Action item -
Each line below needs to be duplicated without alteration.

[Source records]
━━━━━━━━

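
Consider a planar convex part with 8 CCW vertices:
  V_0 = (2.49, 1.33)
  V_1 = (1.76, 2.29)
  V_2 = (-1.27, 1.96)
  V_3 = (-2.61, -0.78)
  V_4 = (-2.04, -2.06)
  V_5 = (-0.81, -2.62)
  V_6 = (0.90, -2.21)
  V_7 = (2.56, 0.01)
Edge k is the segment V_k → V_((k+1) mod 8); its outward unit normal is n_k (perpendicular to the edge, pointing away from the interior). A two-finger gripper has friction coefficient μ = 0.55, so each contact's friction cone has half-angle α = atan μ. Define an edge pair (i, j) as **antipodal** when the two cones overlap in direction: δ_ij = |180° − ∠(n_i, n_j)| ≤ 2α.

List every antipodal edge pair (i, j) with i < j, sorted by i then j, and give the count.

count = 9; pairs: (0,3), (0,4), (1,4), (1,5), (1,6), (2,5), (2,6), (2,7), (3,7)

α = atan 0.55 = 28.81°;  2α = 57.62°
n_0 = (+0.7960, +0.6053)
n_1 = (-0.1083, +0.9941)
n_2 = (-0.8983, +0.4393)
n_3 = (-0.9135, -0.4068)
n_4 = (-0.4144, -0.9101)
n_5 = (+0.2332, -0.9724)
n_6 = (+0.8009, -0.5988)
n_7 = (+0.9986, +0.0530)
  (0,1): δ = 121.03°  ·
  (0,2): δ = 63.31°  ·
  (0,3): δ = 13.25°  ✓
  (0,4): δ = 28.27°  ✓
  (0,5): δ = 66.23°  ·
  (0,6): δ = 105.96°  ·
  (0,7): δ = 145.79°  ·
  (1,2): δ = 122.28°  ·
  (1,3): δ = 72.21°  ·
  (1,4): δ = 30.69°  ✓
  (1,5): δ = 7.27°  ✓
  (1,6): δ = 47.00°  ✓
  (1,7): δ = 86.82°  ·
  (2,3): δ = 129.93°  ·
  (2,4): δ = 88.42°  ·
  (2,5): δ = 50.46°  ✓
  (2,6): δ = 10.73°  ✓
  (2,7): δ = 29.10°  ✓
  (3,4): δ = 138.48°  ·
  (3,5): δ = 100.52°  ·
  (3,6): δ = 60.79°  ·
  (3,7): δ = 20.97°  ✓
  (4,5): δ = 142.04°  ·
  (4,6): δ = 102.31°  ·
  (4,7): δ = 62.49°  ·
  (5,6): δ = 140.27°  ·
  (5,7): δ = 100.45°  ·
  (6,7): δ = 140.18°  ·
antipodal pairs: 9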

━━━━━━━━

Answer -
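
Consider a planar convex part with 8 CCW vertices:
  V_0 = (2.49, 1.33)
  V_1 = (1.76, 2.29)
  V_2 = (-1.27, 1.96)
  V_3 = (-2.61, -0.78)
  V_4 = (-2.04, -2.06)
  V_5 = (-0.81, -2.62)
  V_6 = (0.90, -2.21)
  V_7 = (2.56, 0.01)
Edge k is the segment V_k → V_((k+1) mod 8); its outward unit normal is n_k (perpendicular to the edge, pointing away from the interior). A two-finger gripper has friction coefficient μ = 0.55, so each contact's friction cone has half-angle α = atan μ. Define an edge pair (i, j) as **antipodal** when the two cones overlap in direction: δ_ij = |180° − ∠(n_i, n_j)| ≤ 2α.

List every antipodal edge pair (i, j) with i < j, sorted by i then j, and give the count.

count = 9; pairs: (0,3), (0,4), (1,4), (1,5), (1,6), (2,5), (2,6), (2,7), (3,7)

α = atan 0.55 = 28.81°;  2α = 57.62°
n_0 = (+0.7960, +0.6053)
n_1 = (-0.1083, +0.9941)
n_2 = (-0.8983, +0.4393)
n_3 = (-0.9135, -0.4068)
n_4 = (-0.4144, -0.9101)
n_5 = (+0.2332, -0.9724)
n_6 = (+0.8009, -0.5988)
n_7 = (+0.9986, +0.0530)
  (0,1): δ = 121.03°  ·
  (0,2): δ = 63.31°  ·
  (0,3): δ = 13.25°  ✓
  (0,4): δ = 28.27°  ✓
  (0,5): δ = 66.23°  ·
  (0,6): δ = 105.96°  ·
  (0,7): δ = 145.79°  ·
  (1,2): δ = 122.28°  ·
  (1,3): δ = 72.21°  ·
  (1,4): δ = 30.69°  ✓
  (1,5): δ = 7.27°  ✓
  (1,6): δ = 47.00°  ✓
  (1,7): δ = 86.82°  ·
  (2,3): δ = 129.93°  ·
  (2,4): δ = 88.42°  ·
  (2,5): δ = 50.46°  ✓
  (2,6): δ = 10.73°  ✓
  (2,7): δ = 29.10°  ✓
  (3,4): δ = 138.48°  ·
  (3,5): δ = 100.52°  ·
  (3,6): δ = 60.79°  ·
  (3,7): δ = 20.97°  ✓
  (4,5): δ = 142.04°  ·
  (4,6): δ = 102.31°  ·
  (4,7): δ = 62.49°  ·
  (5,6): δ = 140.27°  ·
  (5,7): δ = 100.45°  ·
  (6,7): δ = 140.18°  ·
antipodal pairs: 9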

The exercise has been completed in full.